● **Activity**
Filter these entries, keeping only lines that hold the word "element".

● **Available data**
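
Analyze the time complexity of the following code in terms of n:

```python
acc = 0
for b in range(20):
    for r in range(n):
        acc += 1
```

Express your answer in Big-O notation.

Each loop level contributes: 1 × n. Multiplying the contributions gives O(n).

Answer: O(n)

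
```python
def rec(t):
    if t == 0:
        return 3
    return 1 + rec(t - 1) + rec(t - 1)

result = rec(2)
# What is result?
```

rec(t) = 1 + 2·rec(t-1), rec(0)=3. Closed form: (3+1)·2^2 - 1 = 15.

Answer: 15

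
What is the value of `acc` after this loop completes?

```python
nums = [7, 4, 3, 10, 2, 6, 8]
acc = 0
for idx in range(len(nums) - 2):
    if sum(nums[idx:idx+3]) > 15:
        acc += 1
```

Count windows with sum > 15
`acc` takes the values: 0 → 1 → 2 → 3

Answer: 3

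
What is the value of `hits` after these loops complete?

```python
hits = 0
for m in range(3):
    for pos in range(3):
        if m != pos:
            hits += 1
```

3² - 3 (exclude diagonal)
`hits` takes the values: 0 → 1 → 2 → 3 → 4 → 5 → 6

Answer: 6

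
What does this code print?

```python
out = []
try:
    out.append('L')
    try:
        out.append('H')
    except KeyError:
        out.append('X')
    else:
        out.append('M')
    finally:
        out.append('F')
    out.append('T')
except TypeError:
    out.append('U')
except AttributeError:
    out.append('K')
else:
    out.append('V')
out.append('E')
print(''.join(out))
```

Execution trace: 'L' (try body) → 'H' (inner try body, no exception) → 'M' (inner else) → 'F' (inner finally) → 'T' (try body, no exception) → 'V' (else) → 'E' (after the try/except). Output: LHMFTVE

Answer: LHMFTVE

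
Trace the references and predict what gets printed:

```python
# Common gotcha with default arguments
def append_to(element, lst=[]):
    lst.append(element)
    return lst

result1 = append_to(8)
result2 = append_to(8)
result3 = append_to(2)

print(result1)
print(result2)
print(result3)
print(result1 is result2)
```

Key concept: mutable default argument gotcha.
Step by step:
`result1 = append_to(8)` → result1 = [8]
`result2 = append_to(8)` → result1 = [8, 8] (same object as result2); result2 = [8, 8] (same object as result1)
`result3 = append_to(2)` → result1 = [8, 8, 2] (same object as result2, result3); result2 = [8, 8, 2] (same object as result1, result3); result3 = [8, 8, 2] (same object as result1, result2)
`print(result1)` → prints [8, 8, 2]
`print(result2)` → prints [8, 8, 2]
`print(result3)` → prints [8, 8, 2]
`print(result1 is result2)` → prints True

Answer:
[8, 8, 2]
[8, 8, 2]
[8, 8, 2]
True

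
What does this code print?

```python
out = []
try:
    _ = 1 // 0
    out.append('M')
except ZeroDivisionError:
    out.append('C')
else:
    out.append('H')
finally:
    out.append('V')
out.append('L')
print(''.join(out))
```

Execution trace: 'C' (except ZeroDivisionError) → 'V' (finally) → 'L' (after the try/except). Output: CVL

Answer: CVL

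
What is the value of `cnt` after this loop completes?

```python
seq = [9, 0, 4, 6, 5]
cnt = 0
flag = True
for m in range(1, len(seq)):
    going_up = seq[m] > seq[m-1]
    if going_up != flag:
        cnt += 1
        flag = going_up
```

Count direction changes in [9, 0, 4, 6, 5]
`cnt` takes the values: 0 → 1 → 2 → 3

Answer: 3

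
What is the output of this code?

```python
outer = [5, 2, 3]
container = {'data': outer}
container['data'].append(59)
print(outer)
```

Key concept: dict holds reference to list.
Step by step:
`outer = [5, 2, 3]` → outer = [5, 2, 3]
`container = {'data': outer}` → container = {'data': [5, 2, 3]}
`container['data'].append(59)` → outer = [5, 2, 3, 59]; container = {'data': [5, 2, 3, 59]}
`print(outer)` → prints [5, 2, 3, 59]

Answer: [5, 2, 3, 59]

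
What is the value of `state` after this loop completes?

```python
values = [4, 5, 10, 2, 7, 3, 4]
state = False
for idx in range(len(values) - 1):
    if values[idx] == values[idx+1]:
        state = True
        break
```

Check consecutive duplicates in [4, 5, 10, 2, 7, 3, 4]
`state` takes the values: False

Answer: False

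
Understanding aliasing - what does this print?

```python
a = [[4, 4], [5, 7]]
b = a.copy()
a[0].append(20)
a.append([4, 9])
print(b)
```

Key concept: shallow copy with nested lists.
Step by step:
`a = [[4, 4], [5, 7]]` → a = [[4, 4], [5, 7]]
`b = a.copy()` → b = [[4, 4], [5, 7]]
`a[0].append(20)` → a = [[4, 4, 20], [5, 7]]; b = [[4, 4, 20], [5, 7]]
`a.append([4, 9])` → a = [[4, 4, 20], [5, 7], [4, 9]]
`print(b)` → prints [[4, 4, 20], [5, 7]]

Answer: [[4, 4, 20], [5, 7]]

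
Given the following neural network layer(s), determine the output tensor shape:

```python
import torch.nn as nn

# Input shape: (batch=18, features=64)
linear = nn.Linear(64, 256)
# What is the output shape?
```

Input: (18, 64) -> Output: (18, 256)

Answer: (18, 256)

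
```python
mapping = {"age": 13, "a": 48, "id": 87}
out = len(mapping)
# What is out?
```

Trace:
`mapping = {"age": 13, "a": 48, "id": 87}` → mapping = {'age': 13, 'a': 48, 'id': 87}
`out = len(mapping)` → out = 3
So out = 3

Answer: 3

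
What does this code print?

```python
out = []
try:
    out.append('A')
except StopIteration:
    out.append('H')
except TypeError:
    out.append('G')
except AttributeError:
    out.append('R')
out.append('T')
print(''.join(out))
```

Execution trace: 'A' (try body, no exception) → 'T' (after the try/except). Output: AT

Answer: AT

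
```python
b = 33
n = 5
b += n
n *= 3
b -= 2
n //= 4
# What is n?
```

Trace:
`b = 33` → b = 33
`n = 5` → n = 5
`b += n` → b = 38
`n *= 3` → n = 15
`b -= 2` → b = 36
`n //= 4` → n = 3
So n = 3

Answer: 3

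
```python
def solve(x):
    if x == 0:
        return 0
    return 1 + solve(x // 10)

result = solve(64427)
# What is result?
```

Count of digits of 64427: 5

Answer: 5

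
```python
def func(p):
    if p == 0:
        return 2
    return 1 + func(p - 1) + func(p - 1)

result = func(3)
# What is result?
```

func(p) = 1 + 2·func(p-1), func(0)=2. Closed form: (2+1)·2^3 - 1 = 23.

Answer: 23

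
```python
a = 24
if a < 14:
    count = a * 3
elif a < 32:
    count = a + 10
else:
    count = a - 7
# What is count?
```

Trace:
`a = 24` → a = 24
`if a < 14: ...` → a < 14 is False, a < 32 is True → count = 34
So count = 34

Answer: 34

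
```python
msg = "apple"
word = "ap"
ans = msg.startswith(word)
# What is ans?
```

Trace:
`msg = "apple"` → msg = 'apple'
`word = "ap"` → word = 'ap'
`ans = msg.startswith(word)` → ans = True
So ans = True

Answer: True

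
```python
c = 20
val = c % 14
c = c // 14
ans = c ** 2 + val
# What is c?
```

Trace:
`c = 20` → c = 20
`val = c % 14` → val = 6
`c = c // 14` → c = 1
`ans = c ** 2 + val` → ans = 7
So c = 1

Answer: 1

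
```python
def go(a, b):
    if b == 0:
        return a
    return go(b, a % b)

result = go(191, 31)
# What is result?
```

go(191, 31) -> go(31, 5) -> go(5, 1) -> go(1, 0) -> 1

Answer: 1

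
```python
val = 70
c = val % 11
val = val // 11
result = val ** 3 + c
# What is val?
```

Trace:
`val = 70` → val = 70
`c = val % 11` → c = 4
`val = val // 11` → val = 6
`result = val ** 3 + c` → result = 220
So val = 6

Answer: 6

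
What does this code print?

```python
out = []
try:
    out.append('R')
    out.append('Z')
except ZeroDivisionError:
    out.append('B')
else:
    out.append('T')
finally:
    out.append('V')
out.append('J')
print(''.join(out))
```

Execution trace: 'R' (try body) → 'Z' (try body, no exception) → 'T' (else) → 'V' (finally) → 'J' (after the try/except). Output: RZTVJ

Answer: RZTVJ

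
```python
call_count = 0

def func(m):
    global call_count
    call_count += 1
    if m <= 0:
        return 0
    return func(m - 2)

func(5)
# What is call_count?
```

Linear recursion stepping by 2: 4 calls from m=5 down to ≤0.

Answer: 4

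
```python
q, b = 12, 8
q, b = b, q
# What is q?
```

Trace:
`q, b = 12, 8` → q = 12; b = 8
`q, b = b, q` → q = 8; b = 12
So q = 8

Answer: 8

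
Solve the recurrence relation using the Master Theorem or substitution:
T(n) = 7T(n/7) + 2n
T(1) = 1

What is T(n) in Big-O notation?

By Master Theorem: a=7, b=7, f(n)=2n. Since log_7(7) = 1 and f(n) = Θ(n^1), Case 2 applies. T(n) = O(n log n).

Answer: O(n log n)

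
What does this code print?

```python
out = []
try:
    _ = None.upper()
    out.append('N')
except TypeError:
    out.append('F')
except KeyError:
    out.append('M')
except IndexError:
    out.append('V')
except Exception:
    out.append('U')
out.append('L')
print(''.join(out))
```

Execution trace: 'U' (except Exception) → 'L' (after the try/except). Output: UL

Answer: UL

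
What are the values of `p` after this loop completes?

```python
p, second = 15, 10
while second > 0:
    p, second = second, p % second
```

GCD of 15 and 10
`p` takes the values: 15 → 10 → 5

Answer: 5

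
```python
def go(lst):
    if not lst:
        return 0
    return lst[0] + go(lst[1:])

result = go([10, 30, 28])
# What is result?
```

10 + 30 + 28 + 0 = 68

Answer: 68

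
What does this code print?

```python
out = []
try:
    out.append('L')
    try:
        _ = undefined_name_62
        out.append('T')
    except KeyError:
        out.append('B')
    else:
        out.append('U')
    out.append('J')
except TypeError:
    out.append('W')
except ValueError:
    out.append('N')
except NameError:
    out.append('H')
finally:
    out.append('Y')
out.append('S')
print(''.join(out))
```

Execution trace: 'L' (try body) → 'H' (except NameError) → 'Y' (finally) → 'S' (after the try/except). Output: LHYS

Answer: LHYS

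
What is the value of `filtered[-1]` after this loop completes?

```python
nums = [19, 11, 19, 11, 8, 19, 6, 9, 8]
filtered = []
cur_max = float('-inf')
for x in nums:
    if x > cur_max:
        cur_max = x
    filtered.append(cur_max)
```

Running max ends at 19
`filtered` takes the values: [] → [19] → [19, 19] → [19, 19, 19] → [19, 19, 19, 19] → [19, 19, 19, 19, 19] → [19, 19, 19, 19, 19, 19] → [19, 19, 19, 19, 19, 19, 19] → [19, 19, 19, 19, 19, 19, 19, 19] → [19, 19, 19, 19, 19, 19, 19, 19, 19]
So `filtered[-1]` = 19

Answer: 19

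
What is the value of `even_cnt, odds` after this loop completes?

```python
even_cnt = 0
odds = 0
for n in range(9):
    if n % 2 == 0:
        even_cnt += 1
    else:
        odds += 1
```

Count evens and odds in range(9)
`even_cnt, odds` takes the values: (0, 0) → (1, 0) → (1, 1) → (2, 1) → (2, 2) → (3, 2) → (3, 3) → (4, 3) → (4, 4) → (5, 4)

Answer: 5, 4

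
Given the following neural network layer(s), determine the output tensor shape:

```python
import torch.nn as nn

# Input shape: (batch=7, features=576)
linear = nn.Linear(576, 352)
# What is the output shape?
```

Input: (7, 576) -> Output: (7, 352)

Answer: (7, 352)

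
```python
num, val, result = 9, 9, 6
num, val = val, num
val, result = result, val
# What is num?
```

Trace:
`num, val, result = 9, 9, 6` → num = 9; val = 9; result = 6
`num, val = val, num` → num = 9; val = 9
`val, result = result, val` → val = 6; result = 9
So num = 9

Answer: 9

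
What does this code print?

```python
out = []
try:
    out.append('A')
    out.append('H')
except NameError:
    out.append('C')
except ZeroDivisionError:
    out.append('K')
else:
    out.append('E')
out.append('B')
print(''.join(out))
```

Execution trace: 'A' (try body) → 'H' (try body, no exception) → 'E' (else) → 'B' (after the try/except). Output: AHEB

Answer: AHEB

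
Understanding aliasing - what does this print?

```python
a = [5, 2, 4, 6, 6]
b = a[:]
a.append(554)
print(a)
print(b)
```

Key concept: slice [:] creates copy.
Step by step:
`a = [5, 2, 4, 6, 6]` → a = [5, 2, 4, 6, 6]
`b = a[:]` → b = [5, 2, 4, 6, 6]
`a.append(554)` → a = [5, 2, 4, 6, 6, 554]
`print(a)` → prints [5, 2, 4, 6, 6, 554]
`print(b)` → prints [5, 2, 4, 6, 6]

Answer:
[5, 2, 4, 6, 6, 554]
[5, 2, 4, 6, 6]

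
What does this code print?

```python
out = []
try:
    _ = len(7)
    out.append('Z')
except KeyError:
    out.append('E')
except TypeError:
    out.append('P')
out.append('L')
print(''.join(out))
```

Execution trace: 'P' (except TypeError) → 'L' (after the try/except). Output: PL

Answer: PL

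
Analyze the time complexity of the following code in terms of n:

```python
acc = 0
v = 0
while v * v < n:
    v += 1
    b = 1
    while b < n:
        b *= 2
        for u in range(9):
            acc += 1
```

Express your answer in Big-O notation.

Each loop level contributes: √n × log n × 1. Multiplying the contributions gives O(√n log n).

Answer: O(√n log n)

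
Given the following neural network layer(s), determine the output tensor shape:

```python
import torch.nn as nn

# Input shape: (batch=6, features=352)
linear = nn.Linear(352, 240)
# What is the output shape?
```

Input: (6, 352) -> Output: (6, 240)

Answer: (6, 240)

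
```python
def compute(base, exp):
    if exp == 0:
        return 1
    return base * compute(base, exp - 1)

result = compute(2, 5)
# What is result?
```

compute(2, 5) = 2 * 2 * 2 * 2 * 2 = 32

Answer: 32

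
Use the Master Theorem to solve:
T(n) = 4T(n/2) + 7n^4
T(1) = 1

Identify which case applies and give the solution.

a=4, b=2, f(n)=7n^4. log_2(4) = 2. Since c=4 > 2 and the regularity condition holds (4(n/2)^4 = (4/2^4)n^4 with 4/2^4 < 1), Case 3 applies: T(n) = Θ(f(n)) = O(n^4).

Answer: O(n^4) - Case 3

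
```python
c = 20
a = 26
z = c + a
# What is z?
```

Trace:
`c = 20` → c = 20
`a = 26` → a = 26
`z = c + a` → z = 46
So z = 46

Answer: 46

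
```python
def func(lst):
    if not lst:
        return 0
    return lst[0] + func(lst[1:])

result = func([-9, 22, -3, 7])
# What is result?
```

(-9) + 22 + (-3) + 7 + 0 = 17

Answer: 17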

● **Output for this exercise**
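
def append_to(element, lst=[]):
    lst.append(element)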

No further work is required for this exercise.